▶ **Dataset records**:

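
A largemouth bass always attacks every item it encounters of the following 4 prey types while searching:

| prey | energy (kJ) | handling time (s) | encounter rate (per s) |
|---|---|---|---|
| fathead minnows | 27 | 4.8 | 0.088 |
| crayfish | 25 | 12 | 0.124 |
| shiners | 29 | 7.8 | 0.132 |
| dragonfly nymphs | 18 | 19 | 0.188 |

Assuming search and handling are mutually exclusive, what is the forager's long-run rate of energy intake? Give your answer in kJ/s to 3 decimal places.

1.689 kJ/s

R = Σλ_iE_i / (1 + Σλ_ih_i)
Numerator: 0.088×27 + 0.124×25 + 0.132×29 + 0.188×18 = 12.69
Denominator: 1 + 0.088×4.8 + 0.124×12 + 0.132×7.8 + 0.188×19 = 7.512
R = 12.69/7.512 = 1.689 kJ/s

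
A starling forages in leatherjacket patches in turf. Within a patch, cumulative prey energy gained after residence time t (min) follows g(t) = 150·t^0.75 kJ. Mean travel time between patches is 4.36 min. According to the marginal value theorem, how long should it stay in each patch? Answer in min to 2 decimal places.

13.08 min

Optimal t* satisfies g'(t*) = g(t*)/(T + t*).
g'(t) = 0.75·150·t^-0.25. Setting 0.75·150·t^-0.25 = 150·t^0.75/(4.36+t) gives 0.75(4.36+t) = t, so 0.25·t = 0.75×4.36.
t* = 0.75×4.36/0.25 = 13.08 min.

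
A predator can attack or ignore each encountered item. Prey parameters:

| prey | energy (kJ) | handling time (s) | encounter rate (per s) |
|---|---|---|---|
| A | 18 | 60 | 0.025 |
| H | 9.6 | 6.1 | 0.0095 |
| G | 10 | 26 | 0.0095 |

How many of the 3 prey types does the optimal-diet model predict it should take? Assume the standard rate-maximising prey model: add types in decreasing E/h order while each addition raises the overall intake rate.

Profitabilities (E/h, kJ/s): H 1.57, G 0.385, A 0.3. Add prey in this order while the next type's profitability exceeds the intake rate on those already taken.
Rate on top 1: 0.0862. G: 0.385 > 0.0862 → include.
Rate on top 2: 0.1427. A: 0.3 > 0.1427 → include.
Optimal diet: H, G, A — 3 of 3 types.

3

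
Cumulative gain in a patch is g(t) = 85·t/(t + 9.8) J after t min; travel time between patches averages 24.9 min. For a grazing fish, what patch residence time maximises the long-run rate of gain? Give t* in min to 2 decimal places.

15.62 min

Maximise g(t)/(T+t): set derivative to zero → g'(t)(T+t) = g(t).
g'(t) = 85·9.8/(t + 9.8)². Setting 85·9.8/(t+9.8)² = 85t/[(t+9.8)(24.9+t)] gives 9.8(24.9+t) = t(t+9.8), so t² = 9.8×24.9 = 244.
t* = √244 = 15.62 min.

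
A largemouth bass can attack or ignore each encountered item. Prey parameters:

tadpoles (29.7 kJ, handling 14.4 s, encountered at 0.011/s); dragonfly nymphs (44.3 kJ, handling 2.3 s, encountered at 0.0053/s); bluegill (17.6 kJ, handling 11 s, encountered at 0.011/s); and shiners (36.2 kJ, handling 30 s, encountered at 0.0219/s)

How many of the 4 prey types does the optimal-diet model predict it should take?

4

Rank by E/h (kJ/s): dragonfly nymphs 19.3, tadpoles 2.06, bluegill 1.6, shiners 1.21. Include each in turn until the next type's E/h falls below the running intake rate.
Rate on top 1: 0.232. tadpoles: 2.06 > 0.232 → include.
Rate on top 2: 0.4797. bluegill: 1.6 > 0.4797 → include.
Rate on top 3: 0.5846. shiners: 1.21 > 0.5846 → include.
Optimal diet: dragonfly nymphs, tadpoles, bluegill, shiners — 4 of 4 types.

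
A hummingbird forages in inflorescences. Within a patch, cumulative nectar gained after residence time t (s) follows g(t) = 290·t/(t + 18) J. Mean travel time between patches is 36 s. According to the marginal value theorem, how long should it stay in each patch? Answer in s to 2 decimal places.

25.46 s

By the marginal value theorem, leave when the instantaneous gain rate g'(t) equals the habitat-wide average g(t)/(T + t).
g'(t) = 290·18/(t + 18)². Setting 290·18/(t+18)² = 290t/[(t+18)(36+t)] gives 18(36+t) = t(t+18), so t² = 18×36 = 648.
t* = √648 = 25.46 s.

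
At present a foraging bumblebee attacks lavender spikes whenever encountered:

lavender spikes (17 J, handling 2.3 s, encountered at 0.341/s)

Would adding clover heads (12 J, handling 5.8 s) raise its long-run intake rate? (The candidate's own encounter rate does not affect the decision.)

Intake rate on the current diet: R = (0.341×17) / (1 + 0.341×2.3) = 5.797/1.784 = 3.249 J/s.
Profitability of clover heads: 12/5.8 = 2.069 J/s.
Since 2.069 < R, time spent handling clover heads is better spent searching.

No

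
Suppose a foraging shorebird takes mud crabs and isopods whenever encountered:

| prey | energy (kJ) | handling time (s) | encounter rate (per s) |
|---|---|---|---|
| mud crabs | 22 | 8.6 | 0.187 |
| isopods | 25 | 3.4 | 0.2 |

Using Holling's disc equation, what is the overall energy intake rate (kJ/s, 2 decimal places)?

2.77 kJ/s

R = (0.187×22 + 0.2×25) / (1 + 0.187×8.6 + 0.2×3.4) = 9.114/3.288 = 2.772 kJ/s.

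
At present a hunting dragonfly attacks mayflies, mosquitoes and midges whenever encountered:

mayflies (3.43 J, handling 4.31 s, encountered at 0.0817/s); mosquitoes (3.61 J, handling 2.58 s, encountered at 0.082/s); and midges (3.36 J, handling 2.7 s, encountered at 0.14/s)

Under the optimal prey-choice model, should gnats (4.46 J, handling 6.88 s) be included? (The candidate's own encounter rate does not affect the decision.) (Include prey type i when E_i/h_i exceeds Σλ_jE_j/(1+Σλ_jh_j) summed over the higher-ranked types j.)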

▶ **Work request**: Go through the data and show every line where "mosquitoes" occurs.

▶ **Answer for the task**:
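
At present a hunting dragonfly attacks mayflies, mosquitoes and midges whenever encountered:
mayflies (3.43 J, handling 4.31 s, encountered at 0.0817/s); mosquitoes (3.61 J, handling 2.58 s, encountered at 0.082/s); and midges (3.36 J, handling 2.7 s, encountered at 0.14/s)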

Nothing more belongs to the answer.